» TASK TO COMPLETE
Could you quote, exactly as they stand, the lines running from the one with "A flight follows" to the final line of the material?

● ● ● ● ●

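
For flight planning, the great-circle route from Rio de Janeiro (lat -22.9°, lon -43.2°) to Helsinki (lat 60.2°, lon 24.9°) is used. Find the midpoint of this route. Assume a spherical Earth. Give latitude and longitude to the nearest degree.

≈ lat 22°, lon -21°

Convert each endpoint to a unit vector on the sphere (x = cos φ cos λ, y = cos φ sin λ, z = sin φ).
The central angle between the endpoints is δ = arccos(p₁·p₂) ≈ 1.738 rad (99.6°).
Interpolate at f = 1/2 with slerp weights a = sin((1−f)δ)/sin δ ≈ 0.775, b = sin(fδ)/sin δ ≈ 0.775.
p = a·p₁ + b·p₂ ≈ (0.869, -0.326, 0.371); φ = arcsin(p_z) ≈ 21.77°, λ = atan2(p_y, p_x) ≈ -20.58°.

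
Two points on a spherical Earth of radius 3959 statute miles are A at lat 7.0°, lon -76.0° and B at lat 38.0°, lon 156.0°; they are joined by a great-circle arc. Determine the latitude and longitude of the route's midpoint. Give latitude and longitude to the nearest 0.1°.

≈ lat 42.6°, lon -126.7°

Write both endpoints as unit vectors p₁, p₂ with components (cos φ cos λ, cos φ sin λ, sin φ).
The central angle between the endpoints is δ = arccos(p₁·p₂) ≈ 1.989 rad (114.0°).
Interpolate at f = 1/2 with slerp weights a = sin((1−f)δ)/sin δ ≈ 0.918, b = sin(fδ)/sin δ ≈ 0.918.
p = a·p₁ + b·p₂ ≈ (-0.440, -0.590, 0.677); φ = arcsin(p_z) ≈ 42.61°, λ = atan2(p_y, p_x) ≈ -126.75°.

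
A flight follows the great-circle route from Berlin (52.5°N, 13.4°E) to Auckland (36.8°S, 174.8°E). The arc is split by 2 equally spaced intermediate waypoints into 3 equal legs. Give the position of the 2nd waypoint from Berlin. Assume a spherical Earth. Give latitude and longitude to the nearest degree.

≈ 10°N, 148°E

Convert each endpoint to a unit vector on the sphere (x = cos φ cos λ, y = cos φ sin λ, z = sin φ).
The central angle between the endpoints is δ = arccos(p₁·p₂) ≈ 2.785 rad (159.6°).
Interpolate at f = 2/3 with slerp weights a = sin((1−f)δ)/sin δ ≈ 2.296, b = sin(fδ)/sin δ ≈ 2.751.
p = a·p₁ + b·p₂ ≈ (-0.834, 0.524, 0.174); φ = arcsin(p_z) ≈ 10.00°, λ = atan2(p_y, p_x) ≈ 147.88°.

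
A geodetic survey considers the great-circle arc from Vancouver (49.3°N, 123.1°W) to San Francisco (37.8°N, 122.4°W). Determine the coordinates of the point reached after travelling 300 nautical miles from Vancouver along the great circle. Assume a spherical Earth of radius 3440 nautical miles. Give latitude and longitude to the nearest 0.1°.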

● ● ● ● ●

» TASK RESULT
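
A flight follows the great-circle route from Berlin (52.5°N, 13.4°E) to Auckland (36.8°S, 174.8°E). The arc is split by 2 equally spaced intermediate waypoints into 3 equal legs. Give the position of the 2nd waypoint from Berlin. Assume a spherical Earth. Give latitude and longitude to the nearest degree.

≈ 10°N, 148°E

Convert each endpoint to a unit vector on the sphere (x = cos φ cos λ, y = cos φ sin λ, z = sin φ).
The central angle between the endpoints is δ = arccos(p₁·p₂) ≈ 2.785 rad (159.6°).
Interpolate at f = 2/3 with slerp weights a = sin((1−f)δ)/sin δ ≈ 2.296, b = sin(fδ)/sin δ ≈ 2.751.
p = a·p₁ + b·p₂ ≈ (-0.834, 0.524, 0.174); φ = arcsin(p_z) ≈ 10.00°, λ = atan2(p_y, p_x) ≈ 147.88°.

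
A geodetic survey considers the great-circle arc from Vancouver (49.3°N, 123.1°W) to San Francisco (37.8°N, 122.4°W). Determine the coordinates of the point reached after travelling 300 nautical miles from Vancouver along the great circle. Assume a spherical Earth of radius 3440 nautical miles. Give latitude and longitude to the nearest 0.1°.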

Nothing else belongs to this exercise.